§ **Record set**
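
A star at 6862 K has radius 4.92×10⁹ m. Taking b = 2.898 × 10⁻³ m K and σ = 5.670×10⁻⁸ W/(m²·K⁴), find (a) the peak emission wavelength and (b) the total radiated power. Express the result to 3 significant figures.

(a) λ_max = b/T = 2.898×10⁻³/6862 = 4.223×10⁻⁷ m = 0.422 μm.
Surface area A = 4πR² = 4π(4.92×10⁹ m)² = 3.04187×10²⁰ m².
(b) P = σAT⁴ = 5.670×10⁻⁸×3.04187×10²⁰×(6862)⁴ = 3.82×10²⁸ W.

λ_max ≈ 0.422 μm; P ≈ 3.82×10²⁸ W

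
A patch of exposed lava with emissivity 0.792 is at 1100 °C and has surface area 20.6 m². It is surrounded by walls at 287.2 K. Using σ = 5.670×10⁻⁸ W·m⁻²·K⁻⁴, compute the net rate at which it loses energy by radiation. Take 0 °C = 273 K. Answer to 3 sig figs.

Net loss ≈ 3.28×10⁶ W

T = 1100 °C + 273 = 1373 K.
Area A = 20.6 m².
Net radiated power P_net = εσA(T⁴ − T₀⁴) = 0.792×5.670×10⁻⁸×20.6×(1373⁴ − 287.2⁴).
T⁴ − T₀⁴ = 3.55371×10¹² − 6.80358×10⁹ = 3.54691×10¹² K⁴, so P_net = 3.28×10⁶ W.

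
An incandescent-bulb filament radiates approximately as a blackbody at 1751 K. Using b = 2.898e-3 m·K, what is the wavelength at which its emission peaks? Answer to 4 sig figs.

Wien's displacement law: λ_max = b/T = (2.898×10⁻³ m·K)/(1751 K) = 1.6551×10⁻⁶ m.
That is 1.655 μm, in the infrared range.

λ_max ≈ 1.655 μm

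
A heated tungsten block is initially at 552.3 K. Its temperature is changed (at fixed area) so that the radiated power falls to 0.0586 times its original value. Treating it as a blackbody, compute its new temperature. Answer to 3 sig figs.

T₂ ≈ 272 K

P ∝ T⁴, so T₂/T₁ = (P₂/P₁)^(1/4) = (0.0586)^(1/4) = 0.492011.
T₂ = 552.3 × 0.492011 = 272 K.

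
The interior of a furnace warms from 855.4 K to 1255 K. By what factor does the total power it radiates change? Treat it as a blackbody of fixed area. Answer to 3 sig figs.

P ∝ T⁴, so P₂/P₁ = (T₂/T₁)⁴ = (1255/855.4)⁴ = (1.46715)⁴ = 4.63.

P₂/P₁ ≈ 4.63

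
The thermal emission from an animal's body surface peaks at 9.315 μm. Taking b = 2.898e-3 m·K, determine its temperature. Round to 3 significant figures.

Wien's law gives T = b/λ_max = (2.898×10⁻³ m·K)/(9.315×10⁻⁶ m) = 311 K.

T ≈ 311 K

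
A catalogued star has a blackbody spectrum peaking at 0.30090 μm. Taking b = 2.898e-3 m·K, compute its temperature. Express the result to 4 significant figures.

T ≈ 9631 K

Wien's law gives T = b/λ_max = (2.898×10⁻³ m·K)/(3.0090×10⁻⁷ m) = 9631 K.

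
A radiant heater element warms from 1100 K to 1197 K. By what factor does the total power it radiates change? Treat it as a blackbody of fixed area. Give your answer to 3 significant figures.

P ∝ T⁴, so P₂/P₁ = (T₂/T₁)⁴ = (1197/1100)⁴ = (1.08818)⁴ = 1.40.

P₂/P₁ ≈ 1.40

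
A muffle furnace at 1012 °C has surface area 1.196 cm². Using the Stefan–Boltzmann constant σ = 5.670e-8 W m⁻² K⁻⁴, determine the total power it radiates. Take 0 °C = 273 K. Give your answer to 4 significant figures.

P ≈ 18.49 W

T = 1012 °C + 273 = 1285 K.
Area A = 1.196 cm² = 1.196×10⁻⁴ m².
P = σAT⁴ = 5.670×10⁻⁸ × 1.196×10⁻⁴ × (1285)⁴ = 18.49 W.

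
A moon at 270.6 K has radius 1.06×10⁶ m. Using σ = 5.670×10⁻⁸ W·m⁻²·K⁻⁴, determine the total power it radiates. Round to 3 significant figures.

Surface area A = 4πR² = 4π(1.06×10⁶ m)² = 1.41196×10¹³ m².
P = σAT⁴ = 5.670×10⁻⁸ × 1.41196×10¹³ × (270.6)⁴ = 4.29×10¹⁵ W.

P ≈ 4.29×10¹⁵ W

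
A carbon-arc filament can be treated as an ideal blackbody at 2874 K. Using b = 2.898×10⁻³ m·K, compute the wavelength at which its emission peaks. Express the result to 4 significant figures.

Wien's displacement law: λ_max = b/T = (2.898×10⁻³ m·K)/(2874 K) = 1.0084×10⁻⁶ m.
That is 1.008 μm, in the infrared range.

λ_max ≈ 1.008 μm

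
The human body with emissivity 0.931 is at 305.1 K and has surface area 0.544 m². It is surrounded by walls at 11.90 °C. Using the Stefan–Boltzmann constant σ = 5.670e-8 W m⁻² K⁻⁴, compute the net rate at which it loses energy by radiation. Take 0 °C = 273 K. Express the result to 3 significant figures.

Net loss ≈ 59.6 W

Surroundings: T = 11.90 °C + 273 = 284.90 K.
Area A = 0.544 m².
Net radiated power P_net = εσA(T⁴ − T₀⁴) = 0.931×5.670×10⁻⁸×0.544×(305.1⁴ − 284.90⁴).
T⁴ − T₀⁴ = 8.66501×10⁹ − 6.58825×10⁹ = 2.07676×10⁹ K⁴, so P_net = 59.6 W.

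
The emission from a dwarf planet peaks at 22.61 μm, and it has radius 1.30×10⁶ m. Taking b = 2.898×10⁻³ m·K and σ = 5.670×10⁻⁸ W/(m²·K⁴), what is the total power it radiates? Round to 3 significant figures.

P ≈ 3.25×10¹⁴ W

Wien's law: T = b/λ_max = 2.898×10⁻³/2.261×10⁻⁵ = 128.173 K.
Surface area A = 4πR² = 4π(1.30×10⁶ m)² = 2.12372×10¹³ m².
Then P = σAT⁴ = 5.670×10⁻⁸×2.12372×10¹³×(128.173)⁴ = 3.25×10¹⁴ W.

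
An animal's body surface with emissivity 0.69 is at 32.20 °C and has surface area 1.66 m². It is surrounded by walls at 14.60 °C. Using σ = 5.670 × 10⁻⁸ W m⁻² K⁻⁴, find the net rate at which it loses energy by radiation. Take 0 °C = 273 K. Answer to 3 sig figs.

Net loss ≈ 119 W

T = 32.20 °C + 273 = 305.20 K.
Surroundings: T = 14.60 °C + 273 = 287.60 K.
Area A = 1.66 m².
Net radiated power P_net = εσA(T⁴ − T₀⁴) = 0.69×5.670×10⁻⁸×1.66×(305.20⁴ − 287.60⁴).
T⁴ − T₀⁴ = 8.67637×10⁹ − 6.84157×10⁹ = 1.83480×10⁹ K⁴, so P_net = 119 W.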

§ **Your goal**
Output the line containing "The human body" and each line after it through the close of the entries, unchanged and with no other lines.

§ **Your solution**
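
The human body with emissivity 0.931 is at 305.1 K and has surface area 0.544 m². It is surrounded by walls at 11.90 °C. Using the Stefan–Boltzmann constant σ = 5.670e-8 W m⁻² K⁻⁴, compute the net rate at which it loses energy by radiation. Take 0 °C = 273 K. Express the result to 3 significant figures.

Net loss ≈ 59.6 W

Surroundings: T = 11.90 °C + 273 = 284.90 K.
Area A = 0.544 m².
Net radiated power P_net = εσA(T⁴ − T₀⁴) = 0.931×5.670×10⁻⁸×0.544×(305.1⁴ − 284.90⁴).
T⁴ − T₀⁴ = 8.66501×10⁹ − 6.58825×10⁹ = 2.07676×10⁹ K⁴, so P_net = 59.6 W.

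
The emission from a dwarf planet peaks at 22.61 μm, and it has radius 1.30×10⁶ m. Taking b = 2.898×10⁻³ m·K and σ = 5.670×10⁻⁸ W/(m²·K⁴), what is the total power it radiates? Round to 3 significant figures.

P ≈ 3.25×10¹⁴ W

Wien's law: T = b/λ_max = 2.898×10⁻³/2.261×10⁻⁵ = 128.173 K.
Surface area A = 4πR² = 4π(1.30×10⁶ m)² = 2.12372×10¹³ m².
Then P = σAT⁴ = 5.670×10⁻⁸×2.12372×10¹³×(128.173)⁴ = 3.25×10¹⁴ W.

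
An animal's body surface with emissivity 0.69 is at 32.20 °C and has surface area 1.66 m². It is surrounded by walls at 14.60 °C. Using σ = 5.670 × 10⁻⁸ W m⁻² K⁻⁴, find the net rate at which it loses energy by radiation. Take 0 °C = 273 K. Answer to 3 sig figs.

Net loss ≈ 119 W

T = 32.20 °C + 273 = 305.20 K.
Surroundings: T = 14.60 °C + 273 = 287.60 K.
Area A = 1.66 m².
Net radiated power P_net = εσA(T⁴ − T₀⁴) = 0.69×5.670×10⁻⁸×1.66×(305.20⁴ − 287.60⁴).
T⁴ − T₀⁴ = 8.67637×10⁹ − 6.84157×10⁹ = 1.83480×10⁹ K⁴, so P_net = 119 W.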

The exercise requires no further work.